Supplied data Start Marker

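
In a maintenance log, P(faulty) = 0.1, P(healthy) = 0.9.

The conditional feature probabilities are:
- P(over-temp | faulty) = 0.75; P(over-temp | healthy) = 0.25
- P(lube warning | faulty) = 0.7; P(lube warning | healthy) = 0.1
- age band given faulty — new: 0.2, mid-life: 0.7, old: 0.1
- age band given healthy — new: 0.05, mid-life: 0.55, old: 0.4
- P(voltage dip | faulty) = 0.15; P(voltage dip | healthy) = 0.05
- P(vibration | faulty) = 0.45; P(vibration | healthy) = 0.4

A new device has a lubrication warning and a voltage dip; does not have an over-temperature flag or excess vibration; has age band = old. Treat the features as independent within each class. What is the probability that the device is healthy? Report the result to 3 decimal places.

faulty: 0.1 × (1−0.75) × 0.7 × 0.1 × 0.15 × (1−0.45) = 0.000144375
healthy: 0.9 × (1−0.25) × 0.1 × 0.4 × 0.05 × (1−0.4) = 0.00081
P(healthy | x) = 0.00081 / 0.000954375 ≈ 0.849

0.849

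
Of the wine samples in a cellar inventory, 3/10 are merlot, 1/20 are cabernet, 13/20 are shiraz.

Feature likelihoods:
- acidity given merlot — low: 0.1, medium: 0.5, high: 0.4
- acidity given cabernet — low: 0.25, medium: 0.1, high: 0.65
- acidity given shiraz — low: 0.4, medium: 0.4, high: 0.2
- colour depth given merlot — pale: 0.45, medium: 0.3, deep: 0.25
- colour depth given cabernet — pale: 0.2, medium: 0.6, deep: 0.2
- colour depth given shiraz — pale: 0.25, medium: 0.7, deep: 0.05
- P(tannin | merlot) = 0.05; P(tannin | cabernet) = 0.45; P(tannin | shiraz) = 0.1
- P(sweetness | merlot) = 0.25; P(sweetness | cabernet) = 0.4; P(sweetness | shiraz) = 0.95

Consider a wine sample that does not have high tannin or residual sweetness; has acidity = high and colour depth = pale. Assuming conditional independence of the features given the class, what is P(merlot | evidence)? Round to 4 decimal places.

0.9143

merlot: 0.3 × 0.4 × 0.45 × (1−0.05) × (1−0.25) = 0.038475
cabernet: 0.05 × 0.65 × 0.2 × (1−0.45) × (1−0.4) = 0.002145
shiraz: 0.65 × 0.2 × 0.25 × (1−0.1) × (1−0.95) = 0.0014625
P(merlot | x) = 0.038475 / 0.0420825 ≈ 0.9143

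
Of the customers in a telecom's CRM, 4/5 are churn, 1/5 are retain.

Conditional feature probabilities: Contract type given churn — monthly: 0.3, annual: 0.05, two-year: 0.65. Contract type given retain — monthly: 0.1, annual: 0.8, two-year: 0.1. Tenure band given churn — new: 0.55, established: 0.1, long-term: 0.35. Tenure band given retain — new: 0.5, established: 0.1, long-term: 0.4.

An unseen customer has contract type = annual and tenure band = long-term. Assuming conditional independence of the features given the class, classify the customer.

retain

churn: 0.8 × 0.05 × 0.35 = 0.014
retain: 0.2 × 0.8 × 0.4 = 0.064
Highest score → retain.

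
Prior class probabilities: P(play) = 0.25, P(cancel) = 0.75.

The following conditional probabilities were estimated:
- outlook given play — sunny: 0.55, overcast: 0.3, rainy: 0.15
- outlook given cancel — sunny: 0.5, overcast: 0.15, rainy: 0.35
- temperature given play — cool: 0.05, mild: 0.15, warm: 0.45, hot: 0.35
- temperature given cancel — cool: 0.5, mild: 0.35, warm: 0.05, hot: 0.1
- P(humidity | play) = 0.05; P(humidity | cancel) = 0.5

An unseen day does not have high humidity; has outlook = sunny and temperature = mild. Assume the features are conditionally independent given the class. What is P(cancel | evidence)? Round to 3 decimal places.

play: 0.25 × 0.55 × 0.15 × (1−0.05) = 0.01959375
cancel: 0.75 × 0.5 × 0.35 × (1−0.5) = 0.065625
P(cancel | x) = 0.065625 / 0.08521875 ≈ 0.770

0.770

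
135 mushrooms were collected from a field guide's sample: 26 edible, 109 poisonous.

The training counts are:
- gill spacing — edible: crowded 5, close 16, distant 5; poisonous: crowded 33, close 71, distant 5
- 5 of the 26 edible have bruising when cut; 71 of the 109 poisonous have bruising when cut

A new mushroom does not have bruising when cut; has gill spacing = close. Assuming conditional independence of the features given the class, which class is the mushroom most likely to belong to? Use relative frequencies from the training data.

edible: (26/135) × (16/26) × (21/26) ≈ 0.0957265
poisonous: (109/135) × (71/109) × (38/109) ≈ 0.18335
Highest score → poisonous.

poisonous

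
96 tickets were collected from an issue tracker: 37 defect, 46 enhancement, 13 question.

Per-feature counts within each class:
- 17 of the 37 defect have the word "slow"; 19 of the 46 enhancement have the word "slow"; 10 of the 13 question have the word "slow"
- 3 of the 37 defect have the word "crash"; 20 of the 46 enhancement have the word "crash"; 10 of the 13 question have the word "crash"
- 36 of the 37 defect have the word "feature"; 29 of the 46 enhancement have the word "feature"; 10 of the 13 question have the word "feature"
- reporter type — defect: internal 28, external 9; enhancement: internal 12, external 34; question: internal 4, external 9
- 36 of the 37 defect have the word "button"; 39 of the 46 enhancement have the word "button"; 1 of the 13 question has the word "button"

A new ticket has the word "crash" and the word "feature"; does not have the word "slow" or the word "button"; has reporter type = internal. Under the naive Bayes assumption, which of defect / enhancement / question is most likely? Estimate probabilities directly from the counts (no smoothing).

defect: (37/96) × (20/37) × (3/37) × (36/37) × (28/37) × (1/37) ≈ 0.00033615
enhancement: (46/96) × (27/46) × (20/46) × (29/46) × (12/46) × (7/46) ≈ 0.00306033
question: (13/96) × (3/13) × (10/13) × (10/13) × (4/13) × (12/13) ≈ 0.00525192
Highest score → question.

question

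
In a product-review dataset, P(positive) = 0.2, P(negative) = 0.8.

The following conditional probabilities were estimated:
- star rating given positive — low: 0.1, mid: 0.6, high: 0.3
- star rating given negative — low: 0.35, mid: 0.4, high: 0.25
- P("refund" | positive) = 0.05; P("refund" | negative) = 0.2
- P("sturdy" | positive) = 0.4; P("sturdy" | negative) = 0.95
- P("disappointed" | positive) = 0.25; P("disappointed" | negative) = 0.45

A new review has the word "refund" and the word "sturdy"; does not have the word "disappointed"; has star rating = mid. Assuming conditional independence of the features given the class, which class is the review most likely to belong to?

positive: 0.2 × 0.6 × 0.05 × 0.4 × (1−0.25) = 0.0018
negative: 0.8 × 0.4 × 0.2 × 0.95 × (1−0.45) = 0.03344
Highest score → negative.

negative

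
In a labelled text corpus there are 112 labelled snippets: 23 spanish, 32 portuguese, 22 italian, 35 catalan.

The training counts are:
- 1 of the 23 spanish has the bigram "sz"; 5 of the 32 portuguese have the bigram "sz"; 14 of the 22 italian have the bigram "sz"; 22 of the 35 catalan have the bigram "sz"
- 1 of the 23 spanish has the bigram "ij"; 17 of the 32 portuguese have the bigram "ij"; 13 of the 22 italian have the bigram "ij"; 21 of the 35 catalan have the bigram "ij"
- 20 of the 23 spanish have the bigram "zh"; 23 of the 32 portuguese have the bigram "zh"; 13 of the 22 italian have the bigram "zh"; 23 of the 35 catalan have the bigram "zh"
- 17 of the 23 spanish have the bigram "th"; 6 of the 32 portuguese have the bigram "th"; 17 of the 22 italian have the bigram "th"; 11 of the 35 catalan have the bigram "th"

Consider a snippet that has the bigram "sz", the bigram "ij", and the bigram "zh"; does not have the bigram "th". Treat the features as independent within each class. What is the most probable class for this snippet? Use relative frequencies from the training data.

spanish: (23/112) × (1/23) × (1/23) × (20/23) × (6/23) ≈ 0.0000880602
portuguese: (32/112) × (5/32) × (17/32) × (23/32) × (26/32) ≈ 0.0138501
italian: (22/112) × (14/22) × (13/22) × (13/22) × (5/22) ≈ 0.0099197
catalan: (35/112) × (22/35) × (21/35) × (23/35) × (24/35) ≈ 0.0531079
Highest score → catalan.

catalan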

Supplied data End Marker

Requirement: Only certain lines are wanted. Please return exactly those from the top of the data through the line with "- age band given healthy".

Solution to the problem:
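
In a maintenance log, P(faulty) = 0.1, P(healthy) = 0.9.

The conditional feature probabilities are:
- P(over-temp | faulty) = 0.75; P(over-temp | healthy) = 0.25
- P(lube warning | faulty) = 0.7; P(lube warning | healthy) = 0.1
- age band given faulty — new: 0.2, mid-life: 0.7, old: 0.1
- age band given healthy — new: 0.05, mid-life: 0.55, old: 0.4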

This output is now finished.